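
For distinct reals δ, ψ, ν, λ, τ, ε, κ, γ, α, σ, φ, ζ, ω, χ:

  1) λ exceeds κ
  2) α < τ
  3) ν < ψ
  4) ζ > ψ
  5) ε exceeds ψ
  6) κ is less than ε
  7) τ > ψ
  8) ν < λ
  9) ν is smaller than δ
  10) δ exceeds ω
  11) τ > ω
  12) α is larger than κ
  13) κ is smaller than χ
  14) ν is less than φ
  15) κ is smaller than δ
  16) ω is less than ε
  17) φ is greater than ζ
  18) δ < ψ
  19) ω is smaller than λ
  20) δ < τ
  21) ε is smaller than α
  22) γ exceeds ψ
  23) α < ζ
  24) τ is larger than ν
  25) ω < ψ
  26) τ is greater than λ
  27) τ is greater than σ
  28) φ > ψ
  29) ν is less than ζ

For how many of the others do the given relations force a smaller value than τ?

The elements the relations force below τ are ω, κ, ν, δ, λ, σ, ψ, ε, α — no chain reaches any other.
That is 9.

9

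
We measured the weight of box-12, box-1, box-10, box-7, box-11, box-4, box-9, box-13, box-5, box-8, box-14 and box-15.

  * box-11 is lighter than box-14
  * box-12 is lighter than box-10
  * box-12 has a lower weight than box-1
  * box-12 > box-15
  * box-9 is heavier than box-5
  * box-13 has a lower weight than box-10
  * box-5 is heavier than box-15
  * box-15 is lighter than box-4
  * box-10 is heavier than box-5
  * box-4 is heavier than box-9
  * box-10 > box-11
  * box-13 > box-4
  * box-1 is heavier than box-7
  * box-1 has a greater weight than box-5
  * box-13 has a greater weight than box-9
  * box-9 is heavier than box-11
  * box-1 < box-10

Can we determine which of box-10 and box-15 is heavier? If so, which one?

box-10

box-15 < box-5 and box-5 < box-9 give box-15 < box-9.
With box-9 < box-4: box-15 < box-5 < box-9 < box-4.
With box-4 < box-13: box-15 < box-5 < box-9 < box-4 < box-13.
Then box-13 < box-10 extends the chain to box-10.
So box-10 is heavier.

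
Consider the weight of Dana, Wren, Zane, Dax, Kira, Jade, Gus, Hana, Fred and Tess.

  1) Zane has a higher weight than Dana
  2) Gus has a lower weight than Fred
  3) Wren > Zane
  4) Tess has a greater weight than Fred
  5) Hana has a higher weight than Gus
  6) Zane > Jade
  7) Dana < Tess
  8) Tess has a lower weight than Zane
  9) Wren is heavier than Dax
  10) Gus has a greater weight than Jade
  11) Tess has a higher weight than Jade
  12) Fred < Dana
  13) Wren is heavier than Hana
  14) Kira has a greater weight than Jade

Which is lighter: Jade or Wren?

Jade

Chaining the given relations: Jade < Gus < Fred < Tess < Zane < Wren.
So Jade < Wren; Jade is the lighter of the two.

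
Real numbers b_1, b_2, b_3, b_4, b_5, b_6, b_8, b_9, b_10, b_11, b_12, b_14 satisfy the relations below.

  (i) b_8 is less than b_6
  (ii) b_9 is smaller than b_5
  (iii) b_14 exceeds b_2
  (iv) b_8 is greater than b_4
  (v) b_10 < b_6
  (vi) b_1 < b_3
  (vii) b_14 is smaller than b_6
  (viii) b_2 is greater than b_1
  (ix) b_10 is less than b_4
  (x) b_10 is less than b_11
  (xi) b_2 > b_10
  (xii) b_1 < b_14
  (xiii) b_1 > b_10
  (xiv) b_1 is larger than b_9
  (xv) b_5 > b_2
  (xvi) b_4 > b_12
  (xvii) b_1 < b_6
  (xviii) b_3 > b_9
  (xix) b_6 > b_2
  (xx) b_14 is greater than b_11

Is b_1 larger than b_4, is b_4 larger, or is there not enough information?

Following every chain through b_1: above b_1 we get b_2, b_5, b_14, b_3, b_6; below b_1 we get b_9, b_10.
b_4 is not reached, and no chain runs the other way from b_4 to b_1.
So the given relations leave the order of b_1 and b_4 undetermined.

undetermined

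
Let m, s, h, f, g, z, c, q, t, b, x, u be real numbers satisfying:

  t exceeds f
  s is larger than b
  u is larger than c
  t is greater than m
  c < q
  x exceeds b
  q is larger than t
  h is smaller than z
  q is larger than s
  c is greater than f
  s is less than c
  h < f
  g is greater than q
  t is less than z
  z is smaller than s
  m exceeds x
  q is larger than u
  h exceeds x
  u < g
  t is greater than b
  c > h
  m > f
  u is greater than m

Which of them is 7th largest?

The consecutive relations fix a unique order: b < x < h < f < m < t < z < s < c < u < q < g.
Counting 7 from the largest end gives t.

t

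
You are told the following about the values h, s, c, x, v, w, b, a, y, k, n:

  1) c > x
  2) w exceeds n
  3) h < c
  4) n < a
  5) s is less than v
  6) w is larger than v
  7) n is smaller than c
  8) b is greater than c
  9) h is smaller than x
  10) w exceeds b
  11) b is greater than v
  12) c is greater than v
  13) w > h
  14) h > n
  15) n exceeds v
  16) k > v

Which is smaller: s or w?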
#####
Among the records above, a stretch begins at the line containing "(xii) b_1 < b_14" and ends at the line containing "(xx) b_14 is greater than b_11". Restate that stretch word for word, and nothing else.

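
  (xii) b_1 < b_14
  (xiii) b_1 > b_10
  (xiv) b_1 is larger than b_9
  (xv) b_5 > b_2
  (xvi) b_4 > b_12
  (xvii) b_1 < b_6
  (xviii) b_3 > b_9
  (xix) b_6 > b_2
  (xx) b_14 is greater than b_11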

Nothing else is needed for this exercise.